**Task to carry out**: Nothing in the data below may be left out; return all of it exactly.
Listed entries section start
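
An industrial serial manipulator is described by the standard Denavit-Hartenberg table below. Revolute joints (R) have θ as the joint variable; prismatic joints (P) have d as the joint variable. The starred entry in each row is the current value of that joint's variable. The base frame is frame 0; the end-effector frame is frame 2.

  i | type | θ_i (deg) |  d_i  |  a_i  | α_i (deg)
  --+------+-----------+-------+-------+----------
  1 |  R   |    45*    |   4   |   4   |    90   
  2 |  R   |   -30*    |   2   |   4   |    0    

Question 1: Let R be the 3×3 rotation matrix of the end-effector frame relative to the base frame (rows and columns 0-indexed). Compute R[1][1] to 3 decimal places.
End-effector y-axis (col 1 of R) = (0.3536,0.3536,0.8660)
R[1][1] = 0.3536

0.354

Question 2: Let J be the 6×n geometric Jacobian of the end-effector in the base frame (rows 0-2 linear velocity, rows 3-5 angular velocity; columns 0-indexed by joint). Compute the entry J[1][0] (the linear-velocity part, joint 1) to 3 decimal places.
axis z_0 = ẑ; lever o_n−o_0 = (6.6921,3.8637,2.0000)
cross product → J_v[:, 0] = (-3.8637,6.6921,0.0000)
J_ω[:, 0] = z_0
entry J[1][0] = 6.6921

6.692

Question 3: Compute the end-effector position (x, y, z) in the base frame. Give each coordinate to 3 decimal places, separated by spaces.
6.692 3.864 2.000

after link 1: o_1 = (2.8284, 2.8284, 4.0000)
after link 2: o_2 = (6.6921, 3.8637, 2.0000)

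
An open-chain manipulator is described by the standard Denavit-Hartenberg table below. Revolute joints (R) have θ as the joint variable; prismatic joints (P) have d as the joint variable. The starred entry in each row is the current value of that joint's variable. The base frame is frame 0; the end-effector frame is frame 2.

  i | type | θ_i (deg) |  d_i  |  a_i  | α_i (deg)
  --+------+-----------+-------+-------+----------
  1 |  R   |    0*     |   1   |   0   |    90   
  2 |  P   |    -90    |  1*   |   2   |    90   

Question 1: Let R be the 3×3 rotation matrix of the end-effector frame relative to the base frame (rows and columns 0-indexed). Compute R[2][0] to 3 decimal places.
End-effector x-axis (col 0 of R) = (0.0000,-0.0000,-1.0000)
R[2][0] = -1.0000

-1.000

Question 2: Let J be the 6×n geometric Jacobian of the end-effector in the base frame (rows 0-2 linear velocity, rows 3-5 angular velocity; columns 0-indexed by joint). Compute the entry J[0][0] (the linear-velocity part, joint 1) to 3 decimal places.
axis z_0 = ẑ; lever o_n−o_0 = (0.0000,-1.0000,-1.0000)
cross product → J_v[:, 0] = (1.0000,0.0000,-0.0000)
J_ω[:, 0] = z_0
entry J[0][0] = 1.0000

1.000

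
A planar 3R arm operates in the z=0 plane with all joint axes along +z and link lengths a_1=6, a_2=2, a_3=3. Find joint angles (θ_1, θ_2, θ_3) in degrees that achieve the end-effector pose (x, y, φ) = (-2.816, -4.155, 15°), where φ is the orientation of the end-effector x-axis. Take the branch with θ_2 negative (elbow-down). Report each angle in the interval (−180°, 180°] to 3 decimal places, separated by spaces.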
Listed entries section end
**Solution to the problem**:
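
An industrial serial manipulator is described by the standard Denavit-Hartenberg table below. Revolute joints (R) have θ as the joint variable; prismatic joints (P) have d as the joint variable. The starred entry in each row is the current value of that joint's variable. The base frame is frame 0; the end-effector frame is frame 2.

  i | type | θ_i (deg) |  d_i  |  a_i  | α_i (deg)
  --+------+-----------+-------+-------+----------
  1 |  R   |    45*    |   4   |   4   |    90   
  2 |  R   |   -30*    |   2   |   4   |    0    

Question 1: Let R be the 3×3 rotation matrix of the end-effector frame relative to the base frame (rows and columns 0-indexed). Compute R[1][1] to 3 decimal places.
End-effector y-axis (col 1 of R) = (0.3536,0.3536,0.8660)
R[1][1] = 0.3536

0.354

Question 2: Let J be the 6×n geometric Jacobian of the end-effector in the base frame (rows 0-2 linear velocity, rows 3-5 angular velocity; columns 0-indexed by joint). Compute the entry J[1][0] (the linear-velocity part, joint 1) to 3 decimal places.
axis z_0 = ẑ; lever o_n−o_0 = (6.6921,3.8637,2.0000)
cross product → J_v[:, 0] = (-3.8637,6.6921,0.0000)
J_ω[:, 0] = z_0
entry J[1][0] = 6.6921

6.692

Question 3: Compute the end-effector position (x, y, z) in the base frame. Give each coordinate to 3 decimal places, separated by spaces.
6.692 3.864 2.000

after link 1: o_1 = (2.8284, 2.8284, 4.0000)
after link 2: o_2 = (6.6921, 3.8637, 2.0000)

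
An open-chain manipulator is described by the standard Denavit-Hartenberg table below. Revolute joints (R) have θ as the joint variable; prismatic joints (P) have d as the joint variable. The starred entry in each row is the current value of that joint's variable. The base frame is frame 0; the end-effector frame is frame 2.

  i | type | θ_i (deg) |  d_i  |  a_i  | α_i (deg)
  --+------+-----------+-------+-------+----------
  1 |  R   |    0*     |   1   |   0   |    90   
  2 |  P   |    -90    |  1*   |   2   |    90   

Question 1: Let R be the 3×3 rotation matrix of the end-effector frame relative to the base frame (rows and columns 0-indexed). Compute R[2][0] to 3 decimal places.
End-effector x-axis (col 0 of R) = (0.0000,-0.0000,-1.0000)
R[2][0] = -1.0000

-1.000

Question 2: Let J be the 6×n geometric Jacobian of the end-effector in the base frame (rows 0-2 linear velocity, rows 3-5 angular velocity; columns 0-indexed by joint). Compute the entry J[0][0] (the linear-velocity part, joint 1) to 3 decimal places.
axis z_0 = ẑ; lever o_n−o_0 = (0.0000,-1.0000,-1.0000)
cross product → J_v[:, 0] = (1.0000,0.0000,-0.0000)
J_ω[:, 0] = z_0
entry J[0][0] = 1.0000

1.000

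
A planar 3R arm operates in the z=0 plane with all joint axes along +z and link lengths a_1=6, a_2=2, a_3=3. Find joint angles (θ_1, θ_2, θ_3) in degrees that achieve the end-effector pose (x, y, φ) = (-2.816, -4.155, 15°), where φ is the orientation of the end-effector x-axis. Take the branch with θ_2 negative (elbow-down). Report each angle in the interval (−180°, 180°] to 3 decimal places, separated by spaces.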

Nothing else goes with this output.